━━ RECORD EXTRACTS ━━

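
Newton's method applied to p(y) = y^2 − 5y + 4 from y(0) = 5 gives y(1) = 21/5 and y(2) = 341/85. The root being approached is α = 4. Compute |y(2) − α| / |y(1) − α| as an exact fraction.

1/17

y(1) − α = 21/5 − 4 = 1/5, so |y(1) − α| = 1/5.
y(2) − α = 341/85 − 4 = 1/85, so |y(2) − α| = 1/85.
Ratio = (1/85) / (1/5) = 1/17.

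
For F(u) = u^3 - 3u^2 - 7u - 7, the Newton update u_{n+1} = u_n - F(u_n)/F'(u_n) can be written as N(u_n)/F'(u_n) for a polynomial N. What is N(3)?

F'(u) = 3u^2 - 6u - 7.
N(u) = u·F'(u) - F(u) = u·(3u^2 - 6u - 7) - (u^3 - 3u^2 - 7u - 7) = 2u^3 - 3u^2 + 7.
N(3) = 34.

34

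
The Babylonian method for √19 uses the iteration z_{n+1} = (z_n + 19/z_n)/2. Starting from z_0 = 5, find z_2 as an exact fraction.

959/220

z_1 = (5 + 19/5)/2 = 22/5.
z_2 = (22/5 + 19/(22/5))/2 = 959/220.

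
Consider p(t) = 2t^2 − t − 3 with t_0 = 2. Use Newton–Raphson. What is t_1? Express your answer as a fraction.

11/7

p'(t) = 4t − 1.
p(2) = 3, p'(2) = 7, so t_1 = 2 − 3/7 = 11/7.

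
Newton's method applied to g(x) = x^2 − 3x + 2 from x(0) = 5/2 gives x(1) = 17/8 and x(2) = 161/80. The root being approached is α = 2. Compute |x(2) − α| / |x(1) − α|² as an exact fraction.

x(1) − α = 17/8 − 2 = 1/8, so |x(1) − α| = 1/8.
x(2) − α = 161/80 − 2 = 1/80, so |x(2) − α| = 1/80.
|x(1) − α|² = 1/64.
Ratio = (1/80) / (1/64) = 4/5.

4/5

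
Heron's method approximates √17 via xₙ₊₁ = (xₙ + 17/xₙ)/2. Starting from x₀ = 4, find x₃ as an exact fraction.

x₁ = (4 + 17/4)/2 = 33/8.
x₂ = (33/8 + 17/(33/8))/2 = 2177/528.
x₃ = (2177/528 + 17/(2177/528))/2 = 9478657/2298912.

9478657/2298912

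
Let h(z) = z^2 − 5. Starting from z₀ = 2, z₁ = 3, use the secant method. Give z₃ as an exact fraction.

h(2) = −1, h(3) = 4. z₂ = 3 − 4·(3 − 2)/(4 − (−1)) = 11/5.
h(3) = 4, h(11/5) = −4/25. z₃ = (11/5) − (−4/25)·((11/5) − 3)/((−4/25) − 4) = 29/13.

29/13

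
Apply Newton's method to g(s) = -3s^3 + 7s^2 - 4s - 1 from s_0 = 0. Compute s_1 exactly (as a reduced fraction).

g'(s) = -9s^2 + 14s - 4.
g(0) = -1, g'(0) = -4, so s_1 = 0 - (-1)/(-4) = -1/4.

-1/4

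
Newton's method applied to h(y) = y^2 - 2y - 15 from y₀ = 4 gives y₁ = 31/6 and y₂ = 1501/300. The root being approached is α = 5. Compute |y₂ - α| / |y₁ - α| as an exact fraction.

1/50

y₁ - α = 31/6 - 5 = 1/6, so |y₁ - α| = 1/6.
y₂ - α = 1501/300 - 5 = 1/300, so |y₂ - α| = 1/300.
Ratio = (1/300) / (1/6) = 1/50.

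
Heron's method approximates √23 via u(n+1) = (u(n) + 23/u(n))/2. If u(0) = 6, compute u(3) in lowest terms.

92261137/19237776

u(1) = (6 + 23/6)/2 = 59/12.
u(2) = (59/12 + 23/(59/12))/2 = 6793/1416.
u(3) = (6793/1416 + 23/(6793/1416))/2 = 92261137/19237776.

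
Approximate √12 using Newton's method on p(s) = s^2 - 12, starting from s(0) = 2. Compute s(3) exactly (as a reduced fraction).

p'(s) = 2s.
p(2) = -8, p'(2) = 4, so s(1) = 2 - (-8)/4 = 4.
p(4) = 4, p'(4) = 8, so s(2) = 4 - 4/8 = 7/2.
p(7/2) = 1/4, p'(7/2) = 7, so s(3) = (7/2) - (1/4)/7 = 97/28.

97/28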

━━━

> [WORK TASK]:
Lines from the one holding "Heron's method approximates √23" through the last line of the material are to be repeated exactly; no other lines belong in the answer.

> [THE COMPLETED TASK]:
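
Heron's method approximates √23 via u(n+1) = (u(n) + 23/u(n))/2. If u(0) = 6, compute u(3) in lowest terms.

92261137/19237776

u(1) = (6 + 23/6)/2 = 59/12.
u(2) = (59/12 + 23/(59/12))/2 = 6793/1416.
u(3) = (6793/1416 + 23/(6793/1416))/2 = 92261137/19237776.

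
Approximate √12 using Newton's method on p(s) = s^2 - 12, starting from s(0) = 2. Compute s(3) exactly (as a reduced fraction).

p'(s) = 2s.
p(2) = -8, p'(2) = 4, so s(1) = 2 - (-8)/4 = 4.
p(4) = 4, p'(4) = 8, so s(2) = 4 - 4/8 = 7/2.
p(7/2) = 1/4, p'(7/2) = 7, so s(3) = (7/2) - (1/4)/7 = 97/28.

97/28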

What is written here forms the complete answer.